(Saved entries)
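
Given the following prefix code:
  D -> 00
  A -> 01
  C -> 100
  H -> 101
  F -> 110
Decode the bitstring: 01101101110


Decoding step by step:
Bits 01 -> A
Bits 101 -> H
Bits 101 -> H
Bits 110 -> F


Decoded message: AHHF


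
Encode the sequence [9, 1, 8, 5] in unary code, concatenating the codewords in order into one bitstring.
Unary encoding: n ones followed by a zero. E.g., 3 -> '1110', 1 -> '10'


Encode each number as n ones followed by a terminating 0:
  9 -> 1111111110 (10 bits)
  1 -> 10 (2 bits)
  8 -> 111111110 (9 bits)
  5 -> 111110 (6 bits)
Total length = 10 + 2 + 9 + 6 = 27 bits.

Unary([9, 1, 8, 5]) = 111111111010111111110111110 (27 bits)


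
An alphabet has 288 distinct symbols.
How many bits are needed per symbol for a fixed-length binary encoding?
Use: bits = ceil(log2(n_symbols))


log2(288) = 8.1699
Bracket: 2^8 = 256 < 288 <= 2^9 = 512
So ceil(log2(288)) = 9

bits = ceil(log2(288)) = ceil(8.1699) = 9 bits


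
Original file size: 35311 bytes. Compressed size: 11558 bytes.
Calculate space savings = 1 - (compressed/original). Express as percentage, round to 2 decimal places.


ratio = compressed/original = 11558/35311 = 0.32732
savings = 1 - ratio = 1 - 0.32732 = 0.67268
as a percentage: 0.67268 * 100 = 67.27%

Space savings = 1 - 11558/35311 = 67.27%


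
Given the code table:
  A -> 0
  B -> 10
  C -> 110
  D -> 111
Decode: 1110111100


Decoding:
111 -> D
0 -> A
111 -> D
10 -> B
0 -> A


Result: DADBA


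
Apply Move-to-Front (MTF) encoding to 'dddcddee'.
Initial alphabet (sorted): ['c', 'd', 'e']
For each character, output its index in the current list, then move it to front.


MTF encoding:
'd': index 1 in ['c', 'd', 'e'] -> ['d', 'c', 'e']
'd': index 0 in ['d', 'c', 'e'] -> ['d', 'c', 'e']
'd': index 0 in ['d', 'c', 'e'] -> ['d', 'c', 'e']
'c': index 1 in ['d', 'c', 'e'] -> ['c', 'd', 'e']
'd': index 1 in ['c', 'd', 'e'] -> ['d', 'c', 'e']
'd': index 0 in ['d', 'c', 'e'] -> ['d', 'c', 'e']
'e': index 2 in ['d', 'c', 'e'] -> ['e', 'd', 'c']
'e': index 0 in ['e', 'd', 'c'] -> ['e', 'd', 'c']


Output: [1, 0, 0, 1, 1, 0, 2, 0]


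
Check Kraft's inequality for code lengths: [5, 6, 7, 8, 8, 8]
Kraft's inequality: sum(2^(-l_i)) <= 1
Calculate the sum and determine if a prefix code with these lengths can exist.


Sum = 2^(-5) + 2^(-6) + 2^(-7) + 2^(-8) + 2^(-8) + 2^(-8)
    = 0.03125 + 0.015625 + 0.0078125 + 0.00390625 + 0.00390625 + 0.00390625
    = 17/256 = 0.06640625
Since 0.06640625 <= 1, Kraft's inequality IS satisfied.
A prefix code with these lengths CAN exist.

Kraft sum = 0.06640625. Satisfied.


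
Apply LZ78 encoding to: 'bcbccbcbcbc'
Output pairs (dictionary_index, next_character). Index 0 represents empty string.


LZ78 encoding steps:
Dictionary: {0: ''}
Step 1: w='' (idx 0), next='b' -> output (0, 'b'), add 'b' as idx 1
Step 2: w='' (idx 0), next='c' -> output (0, 'c'), add 'c' as idx 2
Step 3: w='b' (idx 1), next='c' -> output (1, 'c'), add 'bc' as idx 3
Step 4: w='c' (idx 2), next='b' -> output (2, 'b'), add 'cb' as idx 4
Step 5: w='cb' (idx 4), next='c' -> output (4, 'c'), add 'cbc' as idx 5
Step 6: w='bc' (idx 3), end of input -> output (3, '')


Encoded: [(0, 'b'), (0, 'c'), (1, 'c'), (2, 'b'), (4, 'c'), (3, '')]


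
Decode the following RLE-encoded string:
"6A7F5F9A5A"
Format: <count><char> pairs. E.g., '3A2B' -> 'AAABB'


Expanding each <count><char> pair:
  6A -> 'AAAAAA'
  7F -> 'FFFFFFF'
  5F -> 'FFFFF'
  9A -> 'AAAAAAAAA'
  5A -> 'AAAAA'

Decoded = AAAAAAFFFFFFFFFFFFAAAAAAAAAAAAAA


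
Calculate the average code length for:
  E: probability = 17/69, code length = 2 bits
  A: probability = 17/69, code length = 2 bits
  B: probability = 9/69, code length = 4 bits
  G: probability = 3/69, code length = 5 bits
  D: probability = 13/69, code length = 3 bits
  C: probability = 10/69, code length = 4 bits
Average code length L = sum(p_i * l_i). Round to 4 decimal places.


Weighted contributions p_i * l_i:
  E: (17/69) * 2 = 34/69
  A: (17/69) * 2 = 34/69
  B: (9/69) * 4 = 36/69
  G: (3/69) * 5 = 15/69
  D: (13/69) * 3 = 39/69
  C: (10/69) * 4 = 40/69
Sum = (34 + 34 + 36 + 15 + 39 + 40)/69 = 198/69

L = 198/69 = 2.8696 bits/symbol


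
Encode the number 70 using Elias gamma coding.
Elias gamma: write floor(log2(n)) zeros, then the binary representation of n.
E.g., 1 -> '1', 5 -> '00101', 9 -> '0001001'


num_bits = floor(log2(70)) + 1 = 7
leading_zeros = num_bits - 1 = 6
binary(70) = 1000110

Elias gamma(70) = '000000' + '1000110' = 0000001000110 (13 bits)


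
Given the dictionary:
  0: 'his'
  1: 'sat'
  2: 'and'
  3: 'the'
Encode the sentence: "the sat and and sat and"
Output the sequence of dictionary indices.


Look up each word in the dictionary:
  'the' -> 3
  'sat' -> 1
  'and' -> 2
  'and' -> 2
  'sat' -> 1
  'and' -> 2

Encoded: [3, 1, 2, 2, 1, 2]


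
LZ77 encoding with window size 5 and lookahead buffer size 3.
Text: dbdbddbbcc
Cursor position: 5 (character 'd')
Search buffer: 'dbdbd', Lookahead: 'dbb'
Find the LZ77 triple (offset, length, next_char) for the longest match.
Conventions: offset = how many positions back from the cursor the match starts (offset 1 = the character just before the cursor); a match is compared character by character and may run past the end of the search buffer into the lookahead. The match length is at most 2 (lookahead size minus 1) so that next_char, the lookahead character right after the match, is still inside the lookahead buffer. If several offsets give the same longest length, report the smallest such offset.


Try each offset into the search buffer:
  offset=1 (pos 4, char 'd'): match length 1
  offset=2 (pos 3, char 'b'): match length 0
  offset=3 (pos 2, char 'd'): match length 2
  offset=4 (pos 1, char 'b'): match length 0
  offset=5 (pos 0, char 'd'): match length 2
Longest match has length 2, found at offsets 3, 5; take the smallest, offset 3.
next_char = character at position 5 + 2 = 7 -> 'b'

Best match: offset=3, length=2 (matching 'db' starting at position 2)
LZ77 triple: (3, 2, 'b')


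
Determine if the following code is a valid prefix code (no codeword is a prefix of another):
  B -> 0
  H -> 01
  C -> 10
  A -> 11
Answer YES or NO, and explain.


Checking each pair (does one codeword prefix another?):
  B='0' vs H='01': prefix -- VIOLATION

NO -- this is NOT a valid prefix code. B (0) is a prefix of H (01).


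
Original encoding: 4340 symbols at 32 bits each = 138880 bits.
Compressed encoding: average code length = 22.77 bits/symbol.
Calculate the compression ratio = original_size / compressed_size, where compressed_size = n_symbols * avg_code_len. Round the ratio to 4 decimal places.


original_size = n_symbols * orig_bits = 4340 * 32 = 138880 bits
compressed_size = n_symbols * avg_code_len = 4340 * 22.77 = 98821.8 bits
ratio = original_size / compressed_size = 138880 / 98821.8 = 1.4054

Compression ratio = 1.4054


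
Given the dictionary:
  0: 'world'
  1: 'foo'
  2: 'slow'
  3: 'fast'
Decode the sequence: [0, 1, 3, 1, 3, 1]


Look up each index in the dictionary:
  0 -> 'world'
  1 -> 'foo'
  3 -> 'fast'
  1 -> 'foo'
  3 -> 'fast'
  1 -> 'foo'

Decoded: "world foo fast foo fast foo"


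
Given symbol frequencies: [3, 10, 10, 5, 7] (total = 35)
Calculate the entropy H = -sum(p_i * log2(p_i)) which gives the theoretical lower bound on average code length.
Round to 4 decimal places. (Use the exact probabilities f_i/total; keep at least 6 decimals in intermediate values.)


Per-symbol terms -p_i * log2(p_i) with p_i = f_i/35:
  p = 3/35 = 0.085714: log2(p) = -3.544321, -p*log2(p) = 0.303799
  p = 10/35 = 0.285714: log2(p) = -1.807355, -p*log2(p) = 0.516387
  p = 10/35 = 0.285714: log2(p) = -1.807355, -p*log2(p) = 0.516387
  p = 5/35 = 0.142857: log2(p) = -2.807355, -p*log2(p) = 0.401051
  p = 7/35 = 0.200000: log2(p) = -2.321928, -p*log2(p) = 0.464386
H = 0.303799 + 0.516387 + 0.516387 + 0.401051 + 0.464386 = 2.202010

H = 2.202 bits/symbol


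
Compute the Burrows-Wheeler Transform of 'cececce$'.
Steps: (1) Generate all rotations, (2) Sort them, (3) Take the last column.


Rotations (sorted):
  0: $cececce -> last char: e
  1: cce$cece -> last char: e
  2: ce$cecec -> last char: c
  3: cecce$ce -> last char: e
  4: cececce$ -> last char: $
  5: e$cececc -> last char: c
  6: ecce$cec -> last char: c
  7: ececce$c -> last char: c


BWT = eece$ccc


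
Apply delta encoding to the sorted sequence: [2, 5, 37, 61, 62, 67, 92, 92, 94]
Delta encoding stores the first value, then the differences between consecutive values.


First value: 2
Deltas:
  5 - 2 = 3
  37 - 5 = 32
  61 - 37 = 24
  62 - 61 = 1
  67 - 62 = 5
  92 - 67 = 25
  92 - 92 = 0
  94 - 92 = 2


Delta encoded: [2, 3, 32, 24, 1, 5, 25, 0, 2]


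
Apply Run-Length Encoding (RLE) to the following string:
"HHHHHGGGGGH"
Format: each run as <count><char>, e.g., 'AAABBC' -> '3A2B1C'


Scanning runs left to right:
  i=0: run of 'H' x 5 -> '5H'
  i=5: run of 'G' x 5 -> '5G'
  i=10: run of 'H' x 1 -> '1H'

RLE = 5H5G1H


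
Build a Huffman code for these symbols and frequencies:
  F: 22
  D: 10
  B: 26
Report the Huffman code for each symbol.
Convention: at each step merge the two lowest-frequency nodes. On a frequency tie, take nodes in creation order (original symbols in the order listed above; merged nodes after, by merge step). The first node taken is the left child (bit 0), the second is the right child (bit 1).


Huffman tree construction:
Step 1: Merge D(10) + F(22) = 32
Step 2: Merge B(26) + (D+F)(32) = 58
Read each symbol's code off the tree from the root (left child = 0, right child = 1).

Codes:
  F: 11 (length 2)
  D: 10 (length 2)
  B: 0 (length 1)
Average code length: 90/58 = 1.5517 bits/symbol


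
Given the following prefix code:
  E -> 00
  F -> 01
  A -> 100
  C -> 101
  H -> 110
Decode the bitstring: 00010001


Decoding step by step:
Bits 00 -> E
Bits 01 -> F
Bits 00 -> E
Bits 01 -> F


Decoded message: EFEF


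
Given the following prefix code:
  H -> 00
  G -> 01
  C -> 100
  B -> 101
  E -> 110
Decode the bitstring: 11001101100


Decoding step by step:
Bits 110 -> E
Bits 01 -> G
Bits 101 -> B
Bits 100 -> C


Decoded message: EGBC


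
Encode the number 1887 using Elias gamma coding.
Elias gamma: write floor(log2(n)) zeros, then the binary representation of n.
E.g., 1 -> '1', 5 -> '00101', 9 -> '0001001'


num_bits = floor(log2(1887)) + 1 = 11
leading_zeros = num_bits - 1 = 10
binary(1887) = 11101011111

Elias gamma(1887) = '0000000000' + '11101011111' = 000000000011101011111 (21 bits)


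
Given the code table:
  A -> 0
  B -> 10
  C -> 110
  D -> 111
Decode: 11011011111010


Decoding:
110 -> C
110 -> C
111 -> D
110 -> C
10 -> B


Result: CCDCB


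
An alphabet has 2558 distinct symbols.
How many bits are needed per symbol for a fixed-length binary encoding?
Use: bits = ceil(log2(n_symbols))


log2(2558) = 11.3208
Bracket: 2^11 = 2048 < 2558 <= 2^12 = 4096
So ceil(log2(2558)) = 12

bits = ceil(log2(2558)) = ceil(11.3208) = 12 bits


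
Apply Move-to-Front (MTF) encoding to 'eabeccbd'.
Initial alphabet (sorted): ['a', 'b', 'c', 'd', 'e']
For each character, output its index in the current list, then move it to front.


MTF encoding:
'e': index 4 in ['a', 'b', 'c', 'd', 'e'] -> ['e', 'a', 'b', 'c', 'd']
'a': index 1 in ['e', 'a', 'b', 'c', 'd'] -> ['a', 'e', 'b', 'c', 'd']
'b': index 2 in ['a', 'e', 'b', 'c', 'd'] -> ['b', 'a', 'e', 'c', 'd']
'e': index 2 in ['b', 'a', 'e', 'c', 'd'] -> ['e', 'b', 'a', 'c', 'd']
'c': index 3 in ['e', 'b', 'a', 'c', 'd'] -> ['c', 'e', 'b', 'a', 'd']
'c': index 0 in ['c', 'e', 'b', 'a', 'd'] -> ['c', 'e', 'b', 'a', 'd']
'b': index 2 in ['c', 'e', 'b', 'a', 'd'] -> ['b', 'c', 'e', 'a', 'd']
'd': index 4 in ['b', 'c', 'e', 'a', 'd'] -> ['d', 'b', 'c', 'e', 'a']


Output: [4, 1, 2, 2, 3, 0, 2, 4]


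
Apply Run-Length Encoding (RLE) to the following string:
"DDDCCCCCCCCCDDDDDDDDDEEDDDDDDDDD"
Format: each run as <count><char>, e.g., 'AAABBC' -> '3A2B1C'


Scanning runs left to right:
  i=0: run of 'D' x 3 -> '3D'
  i=3: run of 'C' x 9 -> '9C'
  i=12: run of 'D' x 9 -> '9D'
  i=21: run of 'E' x 2 -> '2E'
  i=23: run of 'D' x 9 -> '9D'

RLE = 3D9C9D2E9D


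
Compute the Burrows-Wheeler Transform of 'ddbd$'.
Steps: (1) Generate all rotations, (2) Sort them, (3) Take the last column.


Rotations (sorted):
  0: $ddbd -> last char: d
  1: bd$dd -> last char: d
  2: d$ddb -> last char: b
  3: dbd$d -> last char: d
  4: ddbd$ -> last char: $


BWT = ddbd$


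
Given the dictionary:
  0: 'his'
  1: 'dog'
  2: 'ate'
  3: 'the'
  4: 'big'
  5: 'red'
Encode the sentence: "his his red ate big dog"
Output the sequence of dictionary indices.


Look up each word in the dictionary:
  'his' -> 0
  'his' -> 0
  'red' -> 5
  'ate' -> 2
  'big' -> 4
  'dog' -> 1

Encoded: [0, 0, 5, 2, 4, 1]


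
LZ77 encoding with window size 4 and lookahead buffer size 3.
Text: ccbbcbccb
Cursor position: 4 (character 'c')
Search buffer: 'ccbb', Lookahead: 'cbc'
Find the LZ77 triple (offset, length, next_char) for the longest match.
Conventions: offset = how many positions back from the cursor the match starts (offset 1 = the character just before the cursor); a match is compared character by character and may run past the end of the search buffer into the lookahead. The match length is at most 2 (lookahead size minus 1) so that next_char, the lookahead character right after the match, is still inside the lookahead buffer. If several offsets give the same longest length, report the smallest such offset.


Try each offset into the search buffer:
  offset=1 (pos 3, char 'b'): match length 0
  offset=2 (pos 2, char 'b'): match length 0
  offset=3 (pos 1, char 'c'): match length 2
  offset=4 (pos 0, char 'c'): match length 1
Longest match has length 2 at offset 3.
next_char = character at position 4 + 2 = 6 -> 'c'

Best match: offset=3, length=2 (matching 'cb' starting at position 1)
LZ77 triple: (3, 2, 'c')


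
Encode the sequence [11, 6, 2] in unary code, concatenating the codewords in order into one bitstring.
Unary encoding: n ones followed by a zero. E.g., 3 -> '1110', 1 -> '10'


Encode each number as n ones followed by a terminating 0:
  11 -> 111111111110 (12 bits)
  6 -> 1111110 (7 bits)
  2 -> 110 (3 bits)
Total length = 12 + 7 + 3 = 22 bits.

Unary([11, 6, 2]) = 1111111111101111110110 (22 bits)


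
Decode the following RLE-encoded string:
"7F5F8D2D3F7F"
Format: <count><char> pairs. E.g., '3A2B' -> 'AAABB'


Expanding each <count><char> pair:
  7F -> 'FFFFFFF'
  5F -> 'FFFFF'
  8D -> 'DDDDDDDD'
  2D -> 'DD'
  3F -> 'FFF'
  7F -> 'FFFFFFF'

Decoded = FFFFFFFFFFFFDDDDDDDDDDFFFFFFFFFF


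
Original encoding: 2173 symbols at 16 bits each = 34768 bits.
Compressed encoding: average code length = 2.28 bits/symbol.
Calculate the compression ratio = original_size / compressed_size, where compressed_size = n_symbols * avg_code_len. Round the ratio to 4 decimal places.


original_size = n_symbols * orig_bits = 2173 * 16 = 34768 bits
compressed_size = n_symbols * avg_code_len = 2173 * 2.28 = 4954.44 bits
ratio = original_size / compressed_size = 34768 / 4954.44 = 7.0175

Compression ratio = 7.0175


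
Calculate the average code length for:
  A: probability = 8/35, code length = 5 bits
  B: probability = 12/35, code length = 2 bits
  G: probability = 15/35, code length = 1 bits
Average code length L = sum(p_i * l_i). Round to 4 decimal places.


Weighted contributions p_i * l_i:
  A: (8/35) * 5 = 40/35
  B: (12/35) * 2 = 24/35
  G: (15/35) * 1 = 15/35
Sum = (40 + 24 + 15)/35 = 79/35

L = 79/35 = 2.2571 bits/symbol


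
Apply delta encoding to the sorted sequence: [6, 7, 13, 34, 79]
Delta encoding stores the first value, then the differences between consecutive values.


First value: 6
Deltas:
  7 - 6 = 1
  13 - 7 = 6
  34 - 13 = 21
  79 - 34 = 45


Delta encoded: [6, 1, 6, 21, 45]


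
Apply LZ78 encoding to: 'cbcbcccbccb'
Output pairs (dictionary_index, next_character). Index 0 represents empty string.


LZ78 encoding steps:
Dictionary: {0: ''}
Step 1: w='' (idx 0), next='c' -> output (0, 'c'), add 'c' as idx 1
Step 2: w='' (idx 0), next='b' -> output (0, 'b'), add 'b' as idx 2
Step 3: w='c' (idx 1), next='b' -> output (1, 'b'), add 'cb' as idx 3
Step 4: w='c' (idx 1), next='c' -> output (1, 'c'), add 'cc' as idx 4
Step 5: w='cb' (idx 3), next='c' -> output (3, 'c'), add 'cbc' as idx 5
Step 6: w='cb' (idx 3), end of input -> output (3, '')


Encoded: [(0, 'c'), (0, 'b'), (1, 'b'), (1, 'c'), (3, 'c'), (3, '')]


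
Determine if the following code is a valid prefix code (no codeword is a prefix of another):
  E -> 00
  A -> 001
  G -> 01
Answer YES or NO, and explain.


Checking each pair (does one codeword prefix another?):
  E='00' vs A='001': prefix -- VIOLATION

NO -- this is NOT a valid prefix code. E (00) is a prefix of A (001).


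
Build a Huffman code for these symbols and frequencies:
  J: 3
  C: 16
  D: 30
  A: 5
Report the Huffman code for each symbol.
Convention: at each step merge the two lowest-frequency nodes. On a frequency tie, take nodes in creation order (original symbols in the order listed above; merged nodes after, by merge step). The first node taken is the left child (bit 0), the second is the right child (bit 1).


Huffman tree construction:
Step 1: Merge J(3) + A(5) = 8
Step 2: Merge (J+A)(8) + C(16) = 24
Step 3: Merge ((J+A)+C)(24) + D(30) = 54
Read each symbol's code off the tree from the root (left child = 0, right child = 1).

Codes:
  J: 000 (length 3)
  C: 01 (length 2)
  D: 1 (length 1)
  A: 001 (length 3)
Average code length: 86/54 = 1.5926 bits/symbol


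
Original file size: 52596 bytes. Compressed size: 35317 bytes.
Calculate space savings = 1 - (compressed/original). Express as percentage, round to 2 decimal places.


ratio = compressed/original = 35317/52596 = 0.671477
savings = 1 - ratio = 1 - 0.671477 = 0.328523
as a percentage: 0.328523 * 100 = 32.85%

Space savings = 1 - 35317/52596 = 32.85%


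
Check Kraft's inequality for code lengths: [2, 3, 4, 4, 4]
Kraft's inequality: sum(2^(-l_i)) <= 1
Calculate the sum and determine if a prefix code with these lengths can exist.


Sum = 2^(-2) + 2^(-3) + 2^(-4) + 2^(-4) + 2^(-4)
    = 0.25 + 0.125 + 0.0625 + 0.0625 + 0.0625
    = 9/16 = 0.5625
Since 0.5625 <= 1, Kraft's inequality IS satisfied.
A prefix code with these lengths CAN exist.

Kraft sum = 0.5625. Satisfied.


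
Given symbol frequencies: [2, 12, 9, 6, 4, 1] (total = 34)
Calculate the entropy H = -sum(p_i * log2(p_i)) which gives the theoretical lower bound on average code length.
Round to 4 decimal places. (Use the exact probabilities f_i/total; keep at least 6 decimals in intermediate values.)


Per-symbol terms -p_i * log2(p_i) with p_i = f_i/34:
  p = 2/34 = 0.058824: log2(p) = -4.087463, -p*log2(p) = 0.240439
  p = 12/34 = 0.352941: log2(p) = -1.502500, -p*log2(p) = 0.530294
  p = 9/34 = 0.264706: log2(p) = -1.917538, -p*log2(p) = 0.507584
  p = 6/34 = 0.176471: log2(p) = -2.502500, -p*log2(p) = 0.441618
  p = 4/34 = 0.117647: log2(p) = -3.087463, -p*log2(p) = 0.363231
  p = 1/34 = 0.029412: log2(p) = -5.087463, -p*log2(p) = 0.149631
H = 0.240439 + 0.530294 + 0.507584 + 0.441618 + 0.363231 + 0.149631 = 2.232797

H = 2.2328 bits/symbol


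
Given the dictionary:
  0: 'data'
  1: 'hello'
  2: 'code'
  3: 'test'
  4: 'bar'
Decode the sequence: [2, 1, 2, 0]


Look up each index in the dictionary:
  2 -> 'code'
  1 -> 'hello'
  2 -> 'code'
  0 -> 'data'

Decoded: "code hello code data"


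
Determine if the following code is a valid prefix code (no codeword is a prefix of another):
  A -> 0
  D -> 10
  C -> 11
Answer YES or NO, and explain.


Checking each pair (does one codeword prefix another?):
  A='0' vs D='10': no prefix
  A='0' vs C='11': no prefix
  D='10' vs A='0': no prefix
  D='10' vs C='11': no prefix
  C='11' vs A='0': no prefix
  C='11' vs D='10': no prefix
No violation found over all pairs.

YES -- this is a valid prefix code. No codeword is a prefix of any other codeword.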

*TASK DETAILS*: Once you have counted every line above that contains the string "distinct", give that number and nothing more.

*ANSWER TO THIS TASK*: 2